> **Task directions**
Word for word, restate all of the entries.
*** Available data
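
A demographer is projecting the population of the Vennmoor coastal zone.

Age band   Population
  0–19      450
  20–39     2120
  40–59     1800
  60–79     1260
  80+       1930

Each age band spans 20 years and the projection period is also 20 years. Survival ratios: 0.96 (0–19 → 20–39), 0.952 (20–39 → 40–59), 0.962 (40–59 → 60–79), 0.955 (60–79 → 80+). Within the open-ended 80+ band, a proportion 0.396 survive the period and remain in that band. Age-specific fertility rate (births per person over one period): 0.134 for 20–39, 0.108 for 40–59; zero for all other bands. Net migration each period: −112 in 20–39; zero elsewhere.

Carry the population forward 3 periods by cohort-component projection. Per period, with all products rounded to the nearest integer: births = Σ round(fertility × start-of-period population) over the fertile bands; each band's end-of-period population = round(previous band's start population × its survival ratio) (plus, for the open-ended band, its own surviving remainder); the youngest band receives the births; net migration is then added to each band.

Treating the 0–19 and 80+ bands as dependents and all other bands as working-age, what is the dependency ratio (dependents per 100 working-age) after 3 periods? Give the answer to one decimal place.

Let group 1 be 0–19 through group 5 = 80+.
After projecting period 1:
Births: 2120 × 0.134 = 284  |  1800 × 0.108 = 194 — total 478
Group 2: 450 × 0.96 = 432
Group 3: 2120 × 0.952 = 2018
Group 4: 1800 × 0.962 = 1732
Group 5: 1260 × 0.955 + 1930 × 0.396 = 1203 + 764 = 1967
Net migration: Group 2 − 112 → 320
→ [478, 320, 2018, 1732, 1967]
After projecting period 2:
Births: 320 × 0.134 = 43  |  2018 × 0.108 = 218 — total 261
Group 2: 478 × 0.96 = 459
Group 3: 320 × 0.952 = 305
Group 4: 2018 × 0.962 = 1941
Group 5: 1732 × 0.955 + 1967 × 0.396 = 1654 + 779 = 2433
Net migration: Group 2 − 112 → 347
→ [261, 347, 305, 1941, 2433]
After projecting period 3:
Births: 347 × 0.134 = 46  |  305 × 0.108 = 33 — total 79
Group 2: 261 × 0.96 = 251
Group 3: 347 × 0.952 = 330
Group 4: 305 × 0.962 = 293
Group 5: 1941 × 0.955 + 2433 × 0.396 = 1854 + 963 = 2817
Net migration: Group 2 − 112 → 139
→ [79, 139, 330, 293, 2817]
Dependents (band 0–19 + band 80+) = 79 + 2817 = 2896; working-age = 762; ratio = 2896/762 × 100 = 380.1

380.1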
******
> **Exercise answer**
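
A demographer is projecting the population of the Vennmoor coastal zone.

Age band   Population
  0–19      450
  20–39     2120
  40–59     1800
  60–79     1260
  80+       1930

Each age band spans 20 years and the projection period is also 20 years. Survival ratios: 0.96 (0–19 → 20–39), 0.952 (20–39 → 40–59), 0.962 (40–59 → 60–79), 0.955 (60–79 → 80+). Within the open-ended 80+ band, a proportion 0.396 survive the period and remain in that band. Age-specific fertility rate (births per person over one period): 0.134 for 20–39, 0.108 for 40–59; zero for all other bands. Net migration each period: −112 in 20–39; zero elsewhere.

Carry the population forward 3 periods by cohort-component projection. Per period, with all products rounded to the nearest integer: births = Σ round(fertility × start-of-period population) over the fertile bands; each band's end-of-period population = round(previous band's start population × its survival ratio) (plus, for the open-ended band, its own surviving remainder); the youngest band receives the births; net migration is then added to each band.

Treating the 0–19 and 80+ bands as dependents and all other bands as working-age, what is the dependency ratio (dependents per 100 working-age) after 3 periods? Give the answer to one decimal place.

Let group 1 be 0–19 through group 5 = 80+.
After projecting period 1:
Births: 2120 × 0.134 = 284  |  1800 × 0.108 = 194 — total 478
Group 2: 450 × 0.96 = 432
Group 3: 2120 × 0.952 = 2018
Group 4: 1800 × 0.962 = 1732
Group 5: 1260 × 0.955 + 1930 × 0.396 = 1203 + 764 = 1967
Net migration: Group 2 − 112 → 320
→ [478, 320, 2018, 1732, 1967]
After projecting period 2:
Births: 320 × 0.134 = 43  |  2018 × 0.108 = 218 — total 261
Group 2: 478 × 0.96 = 459
Group 3: 320 × 0.952 = 305
Group 4: 2018 × 0.962 = 1941
Group 5: 1732 × 0.955 + 1967 × 0.396 = 1654 + 779 = 2433
Net migration: Group 2 − 112 → 347
→ [261, 347, 305, 1941, 2433]
After projecting period 3:
Births: 347 × 0.134 = 46  |  305 × 0.108 = 33 — total 79
Group 2: 261 × 0.96 = 251
Group 3: 347 × 0.952 = 330
Group 4: 305 × 0.962 = 293
Group 5: 1941 × 0.955 + 2433 × 0.396 = 1854 + 963 = 2817
Net migration: Group 2 − 112 → 139
→ [79, 139, 330, 293, 2817]
Dependents (band 0–19 + band 80+) = 79 + 2817 = 2896; working-age = 762; ratio = 2896/762 × 100 = 380.1

380.1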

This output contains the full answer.